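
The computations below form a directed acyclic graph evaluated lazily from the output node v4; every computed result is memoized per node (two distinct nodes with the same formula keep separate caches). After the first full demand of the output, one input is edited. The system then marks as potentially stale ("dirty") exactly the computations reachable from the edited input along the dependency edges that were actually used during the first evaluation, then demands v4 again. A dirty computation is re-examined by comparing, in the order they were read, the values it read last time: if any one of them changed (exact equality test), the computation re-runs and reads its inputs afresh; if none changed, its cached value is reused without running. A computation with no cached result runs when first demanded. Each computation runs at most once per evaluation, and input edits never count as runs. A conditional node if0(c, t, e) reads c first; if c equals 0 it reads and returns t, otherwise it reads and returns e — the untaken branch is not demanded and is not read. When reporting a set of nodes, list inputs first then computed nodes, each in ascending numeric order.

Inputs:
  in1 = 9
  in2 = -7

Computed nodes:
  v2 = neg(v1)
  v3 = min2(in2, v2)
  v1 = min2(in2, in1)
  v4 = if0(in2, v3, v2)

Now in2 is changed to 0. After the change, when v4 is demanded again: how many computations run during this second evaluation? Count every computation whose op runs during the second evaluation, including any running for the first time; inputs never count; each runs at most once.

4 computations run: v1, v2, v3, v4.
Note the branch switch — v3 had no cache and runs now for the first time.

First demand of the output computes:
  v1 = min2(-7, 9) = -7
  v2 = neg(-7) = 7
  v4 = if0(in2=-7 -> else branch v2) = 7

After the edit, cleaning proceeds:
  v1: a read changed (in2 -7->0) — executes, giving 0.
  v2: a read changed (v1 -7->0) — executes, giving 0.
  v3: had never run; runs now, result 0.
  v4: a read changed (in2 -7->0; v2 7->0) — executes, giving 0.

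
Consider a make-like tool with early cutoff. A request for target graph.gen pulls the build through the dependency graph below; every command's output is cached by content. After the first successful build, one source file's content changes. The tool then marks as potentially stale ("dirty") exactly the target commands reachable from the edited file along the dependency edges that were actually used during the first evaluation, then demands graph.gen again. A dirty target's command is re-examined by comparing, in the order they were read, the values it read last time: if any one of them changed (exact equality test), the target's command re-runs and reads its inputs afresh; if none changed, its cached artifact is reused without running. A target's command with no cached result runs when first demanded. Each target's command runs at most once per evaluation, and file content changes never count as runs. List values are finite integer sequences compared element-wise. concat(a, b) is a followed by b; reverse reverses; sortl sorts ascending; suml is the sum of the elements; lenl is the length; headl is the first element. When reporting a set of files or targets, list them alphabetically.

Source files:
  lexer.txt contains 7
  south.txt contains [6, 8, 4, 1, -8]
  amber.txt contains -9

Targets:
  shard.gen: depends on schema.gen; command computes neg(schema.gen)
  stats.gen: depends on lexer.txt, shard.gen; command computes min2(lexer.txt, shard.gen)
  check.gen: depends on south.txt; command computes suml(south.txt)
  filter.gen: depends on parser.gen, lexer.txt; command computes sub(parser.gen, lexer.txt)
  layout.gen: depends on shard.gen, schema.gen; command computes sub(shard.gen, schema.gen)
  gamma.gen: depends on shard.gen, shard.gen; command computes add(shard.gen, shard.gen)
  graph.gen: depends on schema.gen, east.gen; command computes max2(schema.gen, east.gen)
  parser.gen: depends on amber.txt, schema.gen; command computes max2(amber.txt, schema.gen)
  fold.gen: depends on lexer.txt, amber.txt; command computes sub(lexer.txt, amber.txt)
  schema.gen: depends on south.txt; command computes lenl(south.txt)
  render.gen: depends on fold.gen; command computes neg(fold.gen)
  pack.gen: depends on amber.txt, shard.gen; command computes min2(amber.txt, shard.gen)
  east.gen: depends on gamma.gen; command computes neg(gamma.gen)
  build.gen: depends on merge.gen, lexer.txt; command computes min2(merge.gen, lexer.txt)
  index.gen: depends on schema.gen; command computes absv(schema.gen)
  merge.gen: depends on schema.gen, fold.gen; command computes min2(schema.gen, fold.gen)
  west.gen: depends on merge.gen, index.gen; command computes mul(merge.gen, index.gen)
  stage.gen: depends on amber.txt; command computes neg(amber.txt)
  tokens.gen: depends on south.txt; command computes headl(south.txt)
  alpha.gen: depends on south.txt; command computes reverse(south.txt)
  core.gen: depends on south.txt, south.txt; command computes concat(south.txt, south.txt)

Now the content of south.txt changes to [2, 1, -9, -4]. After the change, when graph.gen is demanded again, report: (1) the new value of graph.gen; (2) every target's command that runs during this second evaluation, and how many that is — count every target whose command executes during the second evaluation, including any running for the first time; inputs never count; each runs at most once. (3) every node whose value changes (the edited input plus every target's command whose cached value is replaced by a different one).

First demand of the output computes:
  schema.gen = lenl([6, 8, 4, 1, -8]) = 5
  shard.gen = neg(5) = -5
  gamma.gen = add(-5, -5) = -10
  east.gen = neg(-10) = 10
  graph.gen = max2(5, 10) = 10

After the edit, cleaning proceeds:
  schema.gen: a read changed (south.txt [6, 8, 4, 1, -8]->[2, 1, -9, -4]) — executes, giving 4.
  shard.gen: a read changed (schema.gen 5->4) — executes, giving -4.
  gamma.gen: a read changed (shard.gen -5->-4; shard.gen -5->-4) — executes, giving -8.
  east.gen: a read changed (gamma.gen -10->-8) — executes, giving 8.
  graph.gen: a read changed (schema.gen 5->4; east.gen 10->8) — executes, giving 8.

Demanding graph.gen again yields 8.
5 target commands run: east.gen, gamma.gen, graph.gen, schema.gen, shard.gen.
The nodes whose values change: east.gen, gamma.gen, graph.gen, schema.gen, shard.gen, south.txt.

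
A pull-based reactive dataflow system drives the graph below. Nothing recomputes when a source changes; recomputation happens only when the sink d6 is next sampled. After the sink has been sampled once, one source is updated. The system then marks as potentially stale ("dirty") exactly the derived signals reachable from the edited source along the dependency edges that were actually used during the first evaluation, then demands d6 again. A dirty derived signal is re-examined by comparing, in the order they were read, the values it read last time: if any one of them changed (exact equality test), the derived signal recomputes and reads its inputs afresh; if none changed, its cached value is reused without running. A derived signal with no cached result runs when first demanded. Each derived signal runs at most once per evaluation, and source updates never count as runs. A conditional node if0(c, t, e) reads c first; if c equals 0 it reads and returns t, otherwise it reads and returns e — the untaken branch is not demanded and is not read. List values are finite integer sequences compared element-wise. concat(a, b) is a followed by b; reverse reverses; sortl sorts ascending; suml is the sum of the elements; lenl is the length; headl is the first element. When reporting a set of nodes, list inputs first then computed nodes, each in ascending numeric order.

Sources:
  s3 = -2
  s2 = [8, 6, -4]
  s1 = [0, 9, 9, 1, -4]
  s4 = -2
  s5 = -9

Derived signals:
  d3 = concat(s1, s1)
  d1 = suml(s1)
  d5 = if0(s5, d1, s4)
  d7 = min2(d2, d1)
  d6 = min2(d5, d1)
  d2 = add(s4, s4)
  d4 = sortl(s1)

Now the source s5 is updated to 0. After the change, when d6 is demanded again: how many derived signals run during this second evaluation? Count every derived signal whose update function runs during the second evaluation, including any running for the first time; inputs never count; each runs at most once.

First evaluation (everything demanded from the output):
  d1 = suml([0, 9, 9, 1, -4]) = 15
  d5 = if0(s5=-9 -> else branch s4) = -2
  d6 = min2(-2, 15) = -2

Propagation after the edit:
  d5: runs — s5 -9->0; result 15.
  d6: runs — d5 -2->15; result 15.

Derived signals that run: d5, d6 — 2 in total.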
========
▶ What needs to be done
A full, exact copy of the entries is required. Return it.

▶ Task solution
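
The computations below form a directed acyclic graph evaluated lazily from the output node v4; every computed result is memoized per node (two distinct nodes with the same formula keep separate caches). After the first full demand of the output, one input is edited. The system then marks as potentially stale ("dirty") exactly the computations reachable from the edited input along the dependency edges that were actually used during the first evaluation, then demands v4 again. A dirty computation is re-examined by comparing, in the order they were read, the values it read last time: if any one of them changed (exact equality test), the computation re-runs and reads its inputs afresh; if none changed, its cached value is reused without running. A computation with no cached result runs when first demanded. Each computation runs at most once per evaluation, and input edits never count as runs. A conditional node if0(c, t, e) reads c first; if c equals 0 it reads and returns t, otherwise it reads and returns e — the untaken branch is not demanded and is not read. When reporting a set of nodes, list inputs first then computed nodes, each in ascending numeric order.

Inputs:
  in1 = 9
  in2 = -7

Computed nodes:
  v2 = neg(v1)
  v3 = min2(in2, v2)
  v1 = min2(in2, in1)
  v4 = if0(in2, v3, v2)

Now in2 is changed to 0. After the change, when v4 is demanded again: how many computations run during this second evaluation? Count every computation whose op runs during the second evaluation, including any running for the first time; inputs never count; each runs at most once.

4 computations run: v1, v2, v3, v4.
Note the branch switch — v3 had no cache and runs now for the first time.

First demand of the output computes:
  v1 = min2(-7, 9) = -7
  v2 = neg(-7) = 7
  v4 = if0(in2=-7 -> else branch v2) = 7

After the edit, cleaning proceeds:
  v1: a read changed (in2 -7->0) — executes, giving 0.
  v2: a read changed (v1 -7->0) — executes, giving 0.
  v3: had never run; runs now, result 0.
  v4: a read changed (in2 -7->0; v2 7->0) — executes, giving 0.

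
Consider a make-like tool with early cutoff. A request for target graph.gen pulls the build through the dependency graph below; every command's output is cached by content. After the first successful build, one source file's content changes. The tool then marks as potentially stale ("dirty") exactly the target commands reachable from the edited file along the dependency edges that were actually used during the first evaluation, then demands graph.gen again. A dirty target's command is re-examined by comparing, in the order they were read, the values it read last time: if any one of them changed (exact equality test), the target's command re-runs and reads its inputs afresh; if none changed, its cached artifact is reused without running. A target's command with no cached result runs when first demanded. Each target's command runs at most once per evaluation, and file content changes never count as runs. List values are finite integer sequences compared element-wise. concat(a, b) is a followed by b; reverse reverses; sortl sorts ascending; suml is the sum of the elements; lenl is the length; headl is the first element. When reporting a set of files or targets, list them alphabetically.

Source files:
  lexer.txt contains 7
  south.txt contains [6, 8, 4, 1, -8]
  amber.txt contains -9

Targets:
  shard.gen: depends on schema.gen; command computes neg(schema.gen)
  stats.gen: depends on lexer.txt, shard.gen; command computes min2(lexer.txt, shard.gen)
  check.gen: depends on south.txt; command computes suml(south.txt)
  filter.gen: depends on parser.gen, lexer.txt; command computes sub(parser.gen, lexer.txt)
  layout.gen: depends on shard.gen, schema.gen; command computes sub(shard.gen, schema.gen)
  gamma.gen: depends on shard.gen, shard.gen; command computes add(shard.gen, shard.gen)
  graph.gen: depends on schema.gen, east.gen; command computes max2(schema.gen, east.gen)
  parser.gen: depends on amber.txt, schema.gen; command computes max2(amber.txt, schema.gen)
  fold.gen: depends on lexer.txt, amber.txt; command computes sub(lexer.txt, amber.txt)
  schema.gen: depends on south.txt; command computes lenl(south.txt)
  render.gen: depends on fold.gen; command computes neg(fold.gen)
  pack.gen: depends on amber.txt, shard.gen; command computes min2(amber.txt, shard.gen)
  east.gen: depends on gamma.gen; command computes neg(gamma.gen)
  build.gen: depends on merge.gen, lexer.txt; command computes min2(merge.gen, lexer.txt)
  index.gen: depends on schema.gen; command computes absv(schema.gen)
  merge.gen: depends on schema.gen, fold.gen; command computes min2(schema.gen, fold.gen)
  west.gen: depends on merge.gen, index.gen; command computes mul(merge.gen, index.gen)
  stage.gen: depends on amber.txt; command computes neg(amber.txt)
  tokens.gen: depends on south.txt; command computes headl(south.txt)
  alpha.gen: depends on south.txt; command computes reverse(south.txt)
  core.gen: depends on south.txt, south.txt; command computes concat(south.txt, south.txt)

Now the content of south.txt changes to [2, 1, -9, -4]. After the change, when graph.gen is demanded again, report: (1) the new value of graph.gen; (2) every target's command that runs during this second evaluation, and how many that is — count every target whose command executes during the second evaluation, including any running for the first time; inputs never count; each runs at most once. (3) every node whose value changes (the edited input plus every target's command whose cached value is replaced by a different one).

First demand of the output computes:
  schema.gen = lenl([6, 8, 4, 1, -8]) = 5
  shard.gen = neg(5) = -5
  gamma.gen = add(-5, -5) = -10
  east.gen = neg(-10) = 10
  graph.gen = max2(5, 10) = 10

After the edit, cleaning proceeds:
  schema.gen: a read changed (south.txt [6, 8, 4, 1, -8]->[2, 1, -9, -4]) — executes, giving 4.
  shard.gen: a read changed (schema.gen 5->4) — executes, giving -4.
  gamma.gen: a read changed (shard.gen -5->-4; shard.gen -5->-4) — executes, giving -8.
  east.gen: a read changed (gamma.gen -10->-8) — executes, giving 8.
  graph.gen: a read changed (schema.gen 5->4; east.gen 10->8) — executes, giving 8.

Demanding graph.gen again yields 8.
5 target commands run: east.gen, gamma.gen, graph.gen, schema.gen, shard.gen.
The nodes whose values change: east.gen, gamma.gen, graph.gen, schema.gen, shard.gen, south.txt.

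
A pull-based reactive dataflow system drives the graph below. Nothing recomputes when a source changes; recomputation happens only when the sink d6 is next sampled. After the sink has been sampled once, one source is updated. The system then marks as potentially stale ("dirty") exactly the derived signals reachable from the edited source along the dependency edges that were actually used during the first evaluation, then demands d6 again. A dirty derived signal is re-examined by comparing, in the order they were read, the values it read last time: if any one of them changed (exact equality test), the derived signal recomputes and reads its inputs afresh; if none changed, its cached value is reused without running. A derived signal with no cached result runs when first demanded. Each derived signal runs at most once per evaluation, and source updates never count as runs. A conditional node if0(c, t, e) reads c first; if c equals 0 it reads and returns t, otherwise it reads and returns e — the untaken branch is not demanded and is not read. List values are finite integer sequences compared element-wise. concat(a, b) is a followed by b; reverse reverses; sortl sorts ascending; suml is the sum of the elements; lenl is the length; headl is the first element. When reporting a set of nodes, list inputs first then computed nodes, each in ascending numeric order.

Sources:
  s3 = -2
  s2 = [8, 6, -4]
  s1 = [0, 9, 9, 1, -4]
  s4 = -2
  s5 = -9

Derived signals:
  d3 = concat(s1, s1)
  d1 = suml(s1)
  d5 = if0(s5, d1, s4)
  d7 = min2(d2, d1)
  d6 = min2(d5, d1)
  d2 = add(s4, s4)
  d4 = sortl(s1)

Now the source s5 is updated to 0. After the change, when d6 is demanded again: how many derived signals run during this second evaluation? Count every derived signal whose update function runs during the second evaluation, including any running for the first time; inputs never count; each runs at most once.

First evaluation (everything demanded from the output):
  d1 = suml([0, 9, 9, 1, -4]) = 15
  d5 = if0(s5=-9 -> else branch s4) = -2
  d6 = min2(-2, 15) = -2

Propagation after the edit:
  d5: runs — s5 -9->0; result 15.
  d6: runs — d5 -2->15; result 15.

Derived signals that run: d5, d6 — 2 in total.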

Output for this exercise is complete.